» **Assignment**
Exactly as written, transcribe the lines that run from the one containing "A concrete has" to the end of the records below.

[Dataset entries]
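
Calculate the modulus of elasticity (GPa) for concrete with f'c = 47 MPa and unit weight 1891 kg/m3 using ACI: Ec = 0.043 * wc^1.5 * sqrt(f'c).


Ec = 0.043 * 1891^1.5 * sqrt(47) / 1000
= 24.24 GPa

24.24


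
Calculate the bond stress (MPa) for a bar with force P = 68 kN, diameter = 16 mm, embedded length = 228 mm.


u = P / (pi * db * ld)
= 68 * 1000 / (pi * 16 * 228)
= 5.933 MPa

5.933


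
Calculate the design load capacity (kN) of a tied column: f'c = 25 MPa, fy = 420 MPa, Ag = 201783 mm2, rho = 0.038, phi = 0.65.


Ast = rho * Ag = 0.038 * 201783 = 7667.754 mm2
phi*Pn = 0.65 * 0.80 * (0.85 * 25 * (201783 - 7667.754) + 420 * 7667.754) / 1000
= 3819.61 kN

3819.61


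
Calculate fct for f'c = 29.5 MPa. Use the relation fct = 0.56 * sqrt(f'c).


fct = 0.56 * sqrt(29.5)
= 0.56 * 5.431
= 3.042 MPa

3.042


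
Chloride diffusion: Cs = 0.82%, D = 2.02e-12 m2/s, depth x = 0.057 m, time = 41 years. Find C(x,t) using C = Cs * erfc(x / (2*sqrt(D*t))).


t_seconds = 41 * 365.25 * 24 * 3600 = 1293861600.0 s
arg = 0.057 / (2 * sqrt(2.02e-12 * 1293861600.0))
= 0.5575
erfc(0.5575) = 0.4305
C = 0.82 * 0.4305 = 0.353%

0.353


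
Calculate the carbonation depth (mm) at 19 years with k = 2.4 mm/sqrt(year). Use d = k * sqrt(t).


depth = k * sqrt(t)
= 2.4 * sqrt(19)
= 10.46 mm

10.46


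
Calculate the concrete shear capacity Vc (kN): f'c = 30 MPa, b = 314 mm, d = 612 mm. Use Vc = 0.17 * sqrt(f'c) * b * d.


Vc = 0.17 * sqrt(30) * 314 * 612 / 1000
= 178.93 kN

178.93


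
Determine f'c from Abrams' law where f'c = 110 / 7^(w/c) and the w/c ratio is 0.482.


f'c = 110 / 7^0.482
= 110 / 2.555
= 43.06 MPa

43.06


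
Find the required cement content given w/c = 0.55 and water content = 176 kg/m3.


Cement = water / (w/c)
= 176 / 0.55
= 320.0 kg/m3

320.0


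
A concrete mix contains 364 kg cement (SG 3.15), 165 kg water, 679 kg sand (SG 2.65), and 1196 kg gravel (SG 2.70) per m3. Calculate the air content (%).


Vol cement = 364 / (3.15 * 1000) = 0.115556 m3
Vol water = 165 / 1000 = 0.165 m3
Vol sand = 679 / (2.65 * 1000) = 0.256226 m3
Vol gravel = 1196 / (2.70 * 1000) = 0.442963 m3
Total solid + water volume = 0.979745 m3
Air = (1 - 0.979745) * 100 = 2.03%

2.03


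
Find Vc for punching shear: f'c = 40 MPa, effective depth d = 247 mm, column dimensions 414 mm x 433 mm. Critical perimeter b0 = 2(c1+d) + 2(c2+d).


b0 = 2*(414 + 247) + 2*(433 + 247) = 2682 mm
Vc = 0.33 * sqrt(40) * 2682 * 247 / 1000
= 1382.61 kN

1382.61


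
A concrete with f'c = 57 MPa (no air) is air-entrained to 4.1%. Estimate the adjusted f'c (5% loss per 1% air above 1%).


Strength loss = (4.1 - 1) * 5 = 15.5%
f'c = 57 * (1 - 15.5/100)
= 48.16 MPa

48.16


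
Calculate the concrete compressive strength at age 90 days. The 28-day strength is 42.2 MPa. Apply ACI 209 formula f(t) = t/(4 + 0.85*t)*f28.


f(90) = 90 / (4 + 0.85 * 90) * 42.2
= 90 / 80.5 * 42.2
= 47.18 MPa

47.18


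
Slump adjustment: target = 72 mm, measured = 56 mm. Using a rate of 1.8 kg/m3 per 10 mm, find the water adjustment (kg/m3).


Difference = 72 - 56 = 16 mm
Water adjustment = 16 * 1.8 / 10 = 2.9 kg/m3

2.9


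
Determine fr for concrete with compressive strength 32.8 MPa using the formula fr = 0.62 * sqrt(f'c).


fr = 0.62 * sqrt(32.8)
= 3.551 MPa

3.551


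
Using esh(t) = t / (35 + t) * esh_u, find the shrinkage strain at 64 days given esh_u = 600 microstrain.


esh(64) = 64 / (35 + 64) * 600
= 64 / 99 * 600
= 387.9 microstrain

387.9


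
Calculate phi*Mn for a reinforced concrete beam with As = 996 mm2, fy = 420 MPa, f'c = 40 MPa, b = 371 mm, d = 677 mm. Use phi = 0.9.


a = As * fy / (0.85 * f'c * b)
= 996 * 420 / (0.85 * 40 * 371)
= 33.1632 mm
Mn = As * fy * (d - a/2) / 10^6
= 276.2662 kN-m
phi*Mn = 0.9 * 276.2662 = 248.64 kN-m

248.64


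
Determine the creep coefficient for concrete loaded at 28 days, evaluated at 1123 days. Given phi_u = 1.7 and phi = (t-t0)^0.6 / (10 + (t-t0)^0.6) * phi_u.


dt = 1123 - 28 = 1095
phi = 1095^0.6 / (10 + 1095^0.6) * 1.7
= 1.478

1.478


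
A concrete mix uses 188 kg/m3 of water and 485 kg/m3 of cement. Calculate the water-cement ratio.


w/c = water / cement
w/c = 188 / 485 = 0.388

0.388


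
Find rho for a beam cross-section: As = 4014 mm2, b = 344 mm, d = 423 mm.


rho = As / (b * d)
= 4014 / (344 * 423)
= 0.0276

0.0276


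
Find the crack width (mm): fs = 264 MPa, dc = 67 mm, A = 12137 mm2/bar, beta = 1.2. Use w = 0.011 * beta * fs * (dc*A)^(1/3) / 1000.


w = 0.011 * beta * fs * (dc * A)^(1/3) / 1000
= 0.011 * 1.2 * 264 * (67 * 12137)^(1/3) / 1000
= 0.325 mm

0.325


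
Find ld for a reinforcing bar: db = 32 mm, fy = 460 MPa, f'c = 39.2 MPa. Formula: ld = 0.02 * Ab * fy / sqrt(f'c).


Ab = pi * 32^2 / 4 = 804.248 mm2
ld = 0.02 * 804.248 * 460 / sqrt(39.2)
= 1181.8 mm

1181.8


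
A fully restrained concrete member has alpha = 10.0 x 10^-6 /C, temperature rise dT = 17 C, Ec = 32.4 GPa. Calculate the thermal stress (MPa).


sigma = alpha * dT * Ec
= 10.0e-6 * 17 * 32.4 * 1000
= 5.508 MPa

5.508


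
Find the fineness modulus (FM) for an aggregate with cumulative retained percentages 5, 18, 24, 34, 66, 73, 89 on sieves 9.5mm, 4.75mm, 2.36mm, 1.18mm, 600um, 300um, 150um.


FM = sum(cumulative % retained) / 100
= 309 / 100
= 3.09

3.09


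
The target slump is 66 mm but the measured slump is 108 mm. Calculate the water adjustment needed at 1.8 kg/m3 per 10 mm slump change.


Difference = 66 - 108 = -42 mm
Water adjustment = -42 * 1.8 / 10 = -7.6 kg/m3

-7.6


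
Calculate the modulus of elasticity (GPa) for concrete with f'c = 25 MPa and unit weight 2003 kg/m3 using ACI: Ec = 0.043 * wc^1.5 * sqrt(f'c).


Ec = 0.043 * 2003^1.5 * sqrt(25) / 1000
= 19.27 GPa

19.27


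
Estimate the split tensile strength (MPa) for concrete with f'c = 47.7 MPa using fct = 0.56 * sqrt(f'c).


fct = 0.56 * sqrt(47.7)
= 0.56 * 6.907
= 3.868 MPa

3.868


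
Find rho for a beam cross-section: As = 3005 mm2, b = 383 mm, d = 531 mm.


rho = As / (b * d)
= 3005 / (383 * 531)
= 0.0148

0.0148


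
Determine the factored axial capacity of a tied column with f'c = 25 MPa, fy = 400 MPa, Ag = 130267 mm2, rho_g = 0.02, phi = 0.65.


Ast = rho * Ag = 0.02 * 130267 = 2605.34 mm2
phi*Pn = 0.65 * 0.80 * (0.85 * 25 * (130267 - 2605.34) + 400 * 2605.34) / 1000
= 1952.57 kN

1952.57


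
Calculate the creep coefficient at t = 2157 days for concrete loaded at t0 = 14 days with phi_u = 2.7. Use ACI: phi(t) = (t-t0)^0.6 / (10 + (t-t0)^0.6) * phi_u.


dt = 2157 - 14 = 2143
phi = 2143^0.6 / (10 + 2143^0.6) * 2.7
= 2.454

2.454


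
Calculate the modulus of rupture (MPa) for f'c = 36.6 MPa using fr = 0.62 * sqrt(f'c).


fr = 0.62 * sqrt(36.6)
= 3.751 MPa

3.751


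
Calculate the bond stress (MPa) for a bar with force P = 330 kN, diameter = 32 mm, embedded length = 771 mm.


u = P / (pi * db * ld)
= 330 * 1000 / (pi * 32 * 771)
= 4.258 MPa

4.258


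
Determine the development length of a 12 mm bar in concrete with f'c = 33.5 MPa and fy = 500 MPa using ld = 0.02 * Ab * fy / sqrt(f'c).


Ab = pi * 12^2 / 4 = 113.097 mm2
ld = 0.02 * 113.097 * 500 / sqrt(33.5)
= 195.4 mm

195.4


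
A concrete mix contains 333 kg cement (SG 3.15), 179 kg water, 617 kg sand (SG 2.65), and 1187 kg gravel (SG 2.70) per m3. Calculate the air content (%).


Vol cement = 333 / (3.15 * 1000) = 0.105714 m3
Vol water = 179 / 1000 = 0.179 m3
Vol sand = 617 / (2.65 * 1000) = 0.23283 m3
Vol gravel = 1187 / (2.70 * 1000) = 0.43963 m3
Total solid + water volume = 0.957174 m3
Air = (1 - 0.957174) * 100 = 4.28%

4.28


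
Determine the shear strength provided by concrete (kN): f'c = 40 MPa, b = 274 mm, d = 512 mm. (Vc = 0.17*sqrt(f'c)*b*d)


Vc = 0.17 * sqrt(40) * 274 * 512 / 1000
= 150.83 kN

150.83


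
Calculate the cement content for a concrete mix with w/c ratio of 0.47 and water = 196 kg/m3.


Cement = water / (w/c)
= 196 / 0.47
= 417.0 kg/m3

417.0


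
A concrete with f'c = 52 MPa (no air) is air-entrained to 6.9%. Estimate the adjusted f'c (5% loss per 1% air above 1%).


Strength loss = (6.9 - 1) * 5 = 29.5%
f'c = 52 * (1 - 29.5/100)
= 36.66 MPa

36.66


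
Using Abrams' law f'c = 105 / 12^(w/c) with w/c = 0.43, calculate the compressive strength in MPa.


f'c = 105 / 12^0.43
= 105 / 2.911
= 36.07 MPa

36.07


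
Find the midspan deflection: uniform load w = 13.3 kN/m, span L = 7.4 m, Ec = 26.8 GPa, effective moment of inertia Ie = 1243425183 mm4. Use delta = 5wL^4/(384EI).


Convert: L = 7.4 m = 7400 mm, Ec = 26.8 GPa = 26800 MPa
delta = 5 * 13.3 * 7400^4 / (384 * 26800 * 1243425183)
= 15.58 mm

15.58


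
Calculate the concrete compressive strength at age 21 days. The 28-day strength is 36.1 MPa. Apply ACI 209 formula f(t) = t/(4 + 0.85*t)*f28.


f(21) = 21 / (4 + 0.85 * 21) * 36.1
= 21 / 21.85 * 36.1
= 34.7 MPa

34.7


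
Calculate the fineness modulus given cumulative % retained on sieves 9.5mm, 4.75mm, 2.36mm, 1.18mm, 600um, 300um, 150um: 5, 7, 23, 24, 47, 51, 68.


FM = sum(cumulative % retained) / 100
= 225 / 100
= 2.25

2.25


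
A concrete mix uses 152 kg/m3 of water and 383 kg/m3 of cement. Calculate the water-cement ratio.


w/c = water / cement
w/c = 152 / 383 = 0.397

0.397


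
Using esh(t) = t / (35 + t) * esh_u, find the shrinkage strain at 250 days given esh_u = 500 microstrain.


esh(250) = 250 / (35 + 250) * 500
= 250 / 285 * 500
= 438.6 microstrain

438.6


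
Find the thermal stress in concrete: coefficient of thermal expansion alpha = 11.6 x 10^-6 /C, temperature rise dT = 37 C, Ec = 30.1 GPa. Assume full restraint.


sigma = alpha * dT * Ec
= 11.6e-6 * 37 * 30.1 * 1000
= 12.919 MPa

12.919


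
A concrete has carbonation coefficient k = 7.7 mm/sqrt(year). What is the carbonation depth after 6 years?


depth = k * sqrt(t)
= 7.7 * sqrt(6)
= 18.86 mm

18.86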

» **Exercise result**
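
A concrete has carbonation coefficient k = 7.7 mm/sqrt(year). What is the carbonation depth after 6 years?


depth = k * sqrt(t)
= 7.7 * sqrt(6)
= 18.86 mm

18.86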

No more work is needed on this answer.